- **What to do**: For the data below, please report each line where the word "later" is found.

Items from a dataset
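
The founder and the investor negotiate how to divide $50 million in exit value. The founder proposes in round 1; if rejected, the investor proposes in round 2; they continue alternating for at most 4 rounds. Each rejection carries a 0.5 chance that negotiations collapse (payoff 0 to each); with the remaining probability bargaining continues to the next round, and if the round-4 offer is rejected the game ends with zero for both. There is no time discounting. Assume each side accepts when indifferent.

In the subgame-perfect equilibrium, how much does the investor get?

By backward induction:
Round 4 (the investor proposes): the founder will accept anything ≥ 0, so the investor offers 0 and keeps 50.
Round 3 (the founder proposes): rejecting gives the investor an expected 0.5 × 50 = 25. The founder offers 25 and keeps 50 − 25 = 25.
Round 2 (the investor proposes): rejecting gives the founder an expected 0.5 × 25 = 12.5; the investor offers that and keeps 37.5.
Round 1 (the founder proposes): rejecting gives the investor an expected 0.5 × 37.5 = 18.75, so the founder offers 18.75, keeping 31.25.

18.75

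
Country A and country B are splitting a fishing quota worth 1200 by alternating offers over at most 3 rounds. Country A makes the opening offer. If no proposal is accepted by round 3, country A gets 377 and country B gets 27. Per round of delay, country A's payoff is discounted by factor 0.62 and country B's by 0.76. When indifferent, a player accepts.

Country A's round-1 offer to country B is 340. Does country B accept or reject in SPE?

Reject

Round 3 (country A proposes): country B gets 27 if talks fail, so country A offers 27 and keeps 1173.
Round 2 (country B proposes): country A can get 1173 next round, worth 0.62 × 1173 = 727.26 now; country B offers that and keeps 472.74.
So by rejecting in round 1, country B gets 472.74 next round, worth 0.76 × 472.74 = 359.2824 now.
Offer 340 < 359.2824, so country B rejects.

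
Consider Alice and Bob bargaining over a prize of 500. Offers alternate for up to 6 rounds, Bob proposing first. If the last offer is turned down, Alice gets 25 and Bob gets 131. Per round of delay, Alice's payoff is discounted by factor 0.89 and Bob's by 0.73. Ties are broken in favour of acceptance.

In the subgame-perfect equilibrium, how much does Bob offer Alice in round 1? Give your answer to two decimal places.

Round 6 (Alice proposes): Bob gets 131 if talks fail, so Alice offers 131 and keeps 369.
Round 5 (Bob proposes): Alice can get 369 next round, worth 0.89 × 369 = 328.41 now; Bob offers that and keeps 171.59.
Round 4 (Alice proposes): Bob can get 171.59 next round, worth 0.73 × 171.59 = 125.2607 now; Alice offers that and keeps 374.7393.
Round 3 (Bob proposes): Alice can get 374.7393 next round, worth 0.89 × 374.7393 = 333.517977 now. Bob offers 333.517977 and keeps 500 − 333.517977 = 166.482023.
Round 2 (Alice proposes): Bob can get 166.482023 next round, worth 0.73 × 166.482023 = 121.53187679 now. Alice offers 121.53187679 and keeps 500 − 121.53187679 = 378.46812321.
Round 1 (Bob proposes): Alice can get 378.46812321 next round, worth 0.89 × 378.46812321 = 336.8366296569 now, so Bob offers 336.8366296569, keeping 163.1633703431.

336.84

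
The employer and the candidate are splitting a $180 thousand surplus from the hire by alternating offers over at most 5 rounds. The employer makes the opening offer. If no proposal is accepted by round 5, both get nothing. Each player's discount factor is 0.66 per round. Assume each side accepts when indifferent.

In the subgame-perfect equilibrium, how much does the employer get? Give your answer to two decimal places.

By backward induction:
Round 5 (the employer proposes): the candidate will accept anything ≥ 0, so the employer offers 0 and keeps 180.
Round 4 (the candidate proposes): the employer can get 180 next round, worth 0.66 × 180 = 118.8 now; the candidate offers that and keeps 61.2.
Round 3 (the employer proposes): the candidate can get 61.2 next round, worth 0.66 × 61.2 = 40.392 now; the employer offers that and keeps 139.608.
Round 2 (the candidate proposes): the employer can get 139.608 next round, worth 0.66 × 139.608 = 92.14128 now. The candidate offers 92.14128 and keeps 180 − 92.14128 = 87.85872.
Round 1 (the employer proposes): the candidate can get 87.85872 next round, worth 0.66 × 87.85872 = 57.9867552 now; the employer offers that and keeps 122.0132448.

122.01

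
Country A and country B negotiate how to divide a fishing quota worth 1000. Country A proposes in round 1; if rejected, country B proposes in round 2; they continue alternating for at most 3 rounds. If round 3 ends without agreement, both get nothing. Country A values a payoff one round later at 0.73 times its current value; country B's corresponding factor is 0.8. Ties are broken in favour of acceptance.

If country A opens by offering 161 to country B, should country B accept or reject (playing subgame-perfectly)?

Reject

Round 3 (country A proposes): rejection yields 0 for country B; country A offers 0 and keeps 1000.
Round 2 (country B proposes): country A can get 1000 next round, worth 0.73 × 1000 = 730 now. Country B offers 730 and keeps 1000 − 730 = 270.
So by rejecting in round 1, country B gets 270 next round, worth 0.8 × 270 = 216 now.
Offer 161 < 216, so country B rejects.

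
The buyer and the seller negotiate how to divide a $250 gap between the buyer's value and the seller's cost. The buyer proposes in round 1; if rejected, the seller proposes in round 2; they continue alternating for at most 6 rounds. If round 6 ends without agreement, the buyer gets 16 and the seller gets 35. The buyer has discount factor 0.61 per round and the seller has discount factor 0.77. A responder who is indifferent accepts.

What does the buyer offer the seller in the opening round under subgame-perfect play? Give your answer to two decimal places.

Round 6 (the seller proposes): the buyer gets 16 if talks fail, so the seller offers 16 and keeps 234.
Round 5 (the buyer proposes): the seller can get 234 next round, worth 0.77 × 234 = 180.18 now; the buyer offers that and keeps 69.82.
Round 4 (the seller proposes): the buyer can get 69.82 next round, worth 0.61 × 69.82 = 42.5902 now. The seller offers 42.5902 and keeps 250 − 42.5902 = 207.4098.
Round 3 (the buyer proposes): the seller can get 207.4098 next round, worth 0.77 × 207.4098 = 159.705546 now, so the buyer offers 159.705546, keeping 90.294454.
Round 2 (the seller proposes): the buyer can get 90.294454 next round, worth 0.61 × 90.294454 = 55.07961694 now; the seller offers that and keeps 194.92038306.
Round 1 (the buyer proposes): the seller can get 194.92038306 next round, worth 0.77 × 194.92038306 = 150.0886949562 now, so the buyer offers 150.0886949562, keeping 99.9113050438.

150.09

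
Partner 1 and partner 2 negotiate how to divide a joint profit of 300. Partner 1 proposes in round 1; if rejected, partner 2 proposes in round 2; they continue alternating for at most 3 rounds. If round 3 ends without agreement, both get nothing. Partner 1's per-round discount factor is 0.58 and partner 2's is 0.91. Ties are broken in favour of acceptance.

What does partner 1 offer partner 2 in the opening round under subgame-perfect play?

114.66

Round 3 (partner 1 proposes): rejection yields 0 for partner 2; partner 1 offers 0 and keeps 300.
Round 2 (partner 2 proposes): partner 1 can get 300 next round, worth 0.58 × 300 = 174 now, so partner 2 offers 174, keeping 126.
Round 1 (partner 1 proposes): partner 2 can get 126 next round, worth 0.91 × 126 = 114.66 now, so partner 1 offers 114.66, keeping 185.34.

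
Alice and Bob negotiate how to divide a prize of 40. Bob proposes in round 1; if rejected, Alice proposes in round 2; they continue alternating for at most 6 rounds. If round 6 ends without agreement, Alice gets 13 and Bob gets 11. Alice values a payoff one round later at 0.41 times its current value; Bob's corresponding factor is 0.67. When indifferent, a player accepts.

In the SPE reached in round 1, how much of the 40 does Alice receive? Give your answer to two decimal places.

7.80

Round 6 (Alice proposes): Bob gets 11 if talks fail, so Alice offers 11 and keeps 29.
Round 5 (Bob proposes): Alice can get 29 next round, worth 0.41 × 29 = 11.89 now; Bob offers that and keeps 28.11.
Round 4 (Alice proposes): Bob can get 28.11 next round, worth 0.67 × 28.11 = 18.8337 now, so Alice offers 18.8337, keeping 21.1663.
Round 3 (Bob proposes): Alice can get 21.1663 next round, worth 0.41 × 21.1663 = 8.678183 now. Bob offers 8.678183 and keeps 40 − 8.678183 = 31.321817.
Round 2 (Alice proposes): Bob can get 31.321817 next round, worth 0.67 × 31.321817 = 20.98561739 now; Alice offers that and keeps 19.01438261.
Round 1 (Bob proposes): Alice can get 19.01438261 next round, worth 0.41 × 19.01438261 = 7.7958968701 now; Bob offers that and keeps 32.2041031299.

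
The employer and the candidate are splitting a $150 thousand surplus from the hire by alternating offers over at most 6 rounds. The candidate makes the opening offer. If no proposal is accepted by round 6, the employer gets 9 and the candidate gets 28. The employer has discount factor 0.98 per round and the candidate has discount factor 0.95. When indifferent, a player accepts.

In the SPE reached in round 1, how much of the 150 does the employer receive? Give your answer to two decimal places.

By backward induction:
Round 6 (the employer proposes): the candidate gets 28 if talks fail, so the employer offers 28 and keeps 122.
Round 5 (the candidate proposes): the employer can get 122 next round, worth 0.98 × 122 = 119.56 now. The candidate offers 119.56 and keeps 150 − 119.56 = 30.44.
Round 4 (the employer proposes): the candidate can get 30.44 next round, worth 0.95 × 30.44 = 28.918 now. The employer offers 28.918 and keeps 150 − 28.918 = 121.082.
Round 3 (the candidate proposes): the employer can get 121.082 next round, worth 0.98 × 121.082 = 118.66036 now. The candidate offers 118.66036 and keeps 150 − 118.66036 = 31.33964.
Round 2 (the employer proposes): the candidate can get 31.33964 next round, worth 0.95 × 31.33964 = 29.772658 now; the employer offers that and keeps 120.227342.
Round 1 (the candidate proposes): the employer can get 120.227342 next round, worth 0.98 × 120.227342 = 117.82279516 now. The candidate offers 117.82279516 and keeps 150 − 117.82279516 = 32.17720484.

117.82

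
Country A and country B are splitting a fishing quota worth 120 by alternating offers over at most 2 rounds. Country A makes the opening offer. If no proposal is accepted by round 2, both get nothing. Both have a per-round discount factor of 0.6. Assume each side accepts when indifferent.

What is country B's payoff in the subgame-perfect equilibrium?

By backward induction:
Round 2 (country B proposes): rejection yields 0 for country A; country B offers 0 and keeps 120.
Round 1 (country A proposes): country B can get 120 next round, worth 0.6 × 120 = 72 now; country A offers that and keeps 48.

72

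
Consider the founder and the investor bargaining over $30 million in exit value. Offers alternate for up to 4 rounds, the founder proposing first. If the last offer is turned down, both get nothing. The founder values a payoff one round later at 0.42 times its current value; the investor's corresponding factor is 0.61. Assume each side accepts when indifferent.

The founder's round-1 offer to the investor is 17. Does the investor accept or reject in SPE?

Work out the investor's continuation value if the offer is rejected.
Round 4 (the investor proposes): rejection yields 0 for the founder; the investor offers 0 and keeps 30.
Round 3 (the founder proposes): the investor can get 30 next round, worth 0.61 × 30 = 18.3 now, so the founder offers 18.3, keeping 11.7.
Round 2 (the investor proposes): the founder can get 11.7 next round, worth 0.42 × 11.7 = 4.914 now. The investor offers 4.914 and keeps 30 − 4.914 = 25.086.
So by rejecting in round 1, the investor gets 25.086 next round, worth 0.61 × 25.086 = 15.30246 now.
Offer 17 ≥ 15.30246, so the investor accepts.

Accept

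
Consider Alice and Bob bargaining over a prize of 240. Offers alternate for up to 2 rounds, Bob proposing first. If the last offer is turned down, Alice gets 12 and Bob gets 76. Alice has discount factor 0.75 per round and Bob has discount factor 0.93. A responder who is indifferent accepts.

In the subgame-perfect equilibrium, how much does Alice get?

Round 2 (Alice proposes): Bob gets 76 if talks fail, so Alice offers 76 and keeps 164.
Round 1 (Bob proposes): Alice can get 164 next round, worth 0.75 × 164 = 123 now, so Bob offers 123, keeping 117.

123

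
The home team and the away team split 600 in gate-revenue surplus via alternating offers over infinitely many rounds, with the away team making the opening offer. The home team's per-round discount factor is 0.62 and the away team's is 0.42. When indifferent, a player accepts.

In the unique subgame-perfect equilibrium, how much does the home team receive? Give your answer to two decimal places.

In a stationary SPE each proposer offers the other exactly their discounted continuation value.
If the away team keeps x when proposing and the home team keeps y when proposing, then x = 600 − 0.62y and y = 600 − 0.42x.
Solving: x = 600(1 − 0.62) / (1 − 0.42·0.62) = 228 / 0.7396 ≈ 308.2747.
The home team gets 600 − 308.2747 ≈ 291.7253.

291.73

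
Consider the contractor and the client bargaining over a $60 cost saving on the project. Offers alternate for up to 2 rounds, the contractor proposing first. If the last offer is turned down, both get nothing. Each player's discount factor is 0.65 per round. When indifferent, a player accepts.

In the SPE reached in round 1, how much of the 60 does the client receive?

39

Round 2 (the client proposes): the contractor will accept anything ≥ 0, so the client offers 0 and keeps 60.
Round 1 (the contractor proposes): the client can get 60 next round, worth 0.65 × 60 = 39 now. The contractor offers 39 and keeps 60 − 39 = 21.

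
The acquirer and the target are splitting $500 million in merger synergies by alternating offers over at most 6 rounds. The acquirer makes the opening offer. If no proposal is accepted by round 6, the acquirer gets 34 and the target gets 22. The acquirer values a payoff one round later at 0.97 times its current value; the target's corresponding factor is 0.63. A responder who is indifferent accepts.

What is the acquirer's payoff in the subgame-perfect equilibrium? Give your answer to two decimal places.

Round 6 (the target proposes): the acquirer gets 34 if talks fail, so the target offers 34 and keeps 466.
Round 5 (the acquirer proposes): the target can get 466 next round, worth 0.63 × 466 = 293.58 now; the acquirer offers that and keeps 206.42.
Round 4 (the target proposes): the acquirer can get 206.42 next round, worth 0.97 × 206.42 = 200.2274 now, so the target offers 200.2274, keeping 299.7726.
Round 3 (the acquirer proposes): the target can get 299.7726 next round, worth 0.63 × 299.7726 = 188.856738 now; the acquirer offers that and keeps 311.143262.
Round 2 (the target proposes): the acquirer can get 311.143262 next round, worth 0.97 × 311.143262 = 301.80896414 now, so the target offers 301.80896414, keeping 198.19103586.
Round 1 (the acquirer proposes): the target can get 198.19103586 next round, worth 0.63 × 198.19103586 = 124.8603525918 now; the acquirer offers that and keeps 375.1396474082.

375.14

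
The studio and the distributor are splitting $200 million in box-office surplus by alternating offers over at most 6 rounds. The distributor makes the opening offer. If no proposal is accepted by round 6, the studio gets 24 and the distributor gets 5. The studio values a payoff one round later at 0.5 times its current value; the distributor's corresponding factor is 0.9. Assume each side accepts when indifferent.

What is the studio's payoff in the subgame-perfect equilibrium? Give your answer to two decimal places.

34.24

By backward induction:
Round 6 (the studio proposes): the distributor gets 5 if talks fail, so the studio offers 5 and keeps 195.
Round 5 (the distributor proposes): the studio can get 195 next round, worth 0.5 × 195 = 97.5 now; the distributor offers that and keeps 102.5.
Round 4 (the studio proposes): the distributor can get 102.5 next round, worth 0.9 × 102.5 = 92.25 now. The studio offers 92.25 and keeps 200 − 92.25 = 107.75.
Round 3 (the distributor proposes): the studio can get 107.75 next round, worth 0.5 × 107.75 = 53.875 now. The distributor offers 53.875 and keeps 200 − 53.875 = 146.125.
Round 2 (the studio proposes): the distributor can get 146.125 next round, worth 0.9 × 146.125 = 131.5125 now. The studio offers 131.5125 and keeps 200 − 131.5125 = 68.4875.
Round 1 (the distributor proposes): the studio can get 68.4875 next round, worth 0.5 × 68.4875 = 34.24375 now. The distributor offers 34.24375 and keeps 200 − 34.24375 = 165.75625.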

- **Response box**:
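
Country A and country B negotiate how to divide a fishing quota worth 1000. Country A proposes in round 1; if rejected, country B proposes in round 2; they continue alternating for at most 3 rounds. If round 3 ends without agreement, both get nothing. Country A values a payoff one round later at 0.73 times its current value; country B's corresponding factor is 0.8. Ties are broken in favour of acceptance.
Alice and Bob negotiate how to divide a prize of 40. Bob proposes in round 1; if rejected, Alice proposes in round 2; they continue alternating for at most 6 rounds. If round 6 ends without agreement, Alice gets 13 and Bob gets 11. Alice values a payoff one round later at 0.41 times its current value; Bob's corresponding factor is 0.67. When indifferent, a player accepts.
Consider the founder and the investor bargaining over $30 million in exit value. Offers alternate for up to 4 rounds, the founder proposing first. If the last offer is turned down, both get nothing. The founder values a payoff one round later at 0.42 times its current value; the investor's corresponding factor is 0.61. Assume each side accepts when indifferent.
The acquirer and the target are splitting $500 million in merger synergies by alternating offers over at most 6 rounds. The acquirer makes the opening offer. If no proposal is accepted by round 6, the acquirer gets 34 and the target gets 22. The acquirer values a payoff one round later at 0.97 times its current value; the target's corresponding factor is 0.63. A responder who is indifferent accepts.
The studio and the distributor are splitting $200 million in box-office surplus by alternating offers over at most 6 rounds. The distributor makes the opening offer. If no proposal is accepted by round 6, the studio gets 24 and the distributor gets 5. The studio values a payoff one round later at 0.5 times its current value; the distributor's corresponding factor is 0.9. Assume each side accepts when indifferent.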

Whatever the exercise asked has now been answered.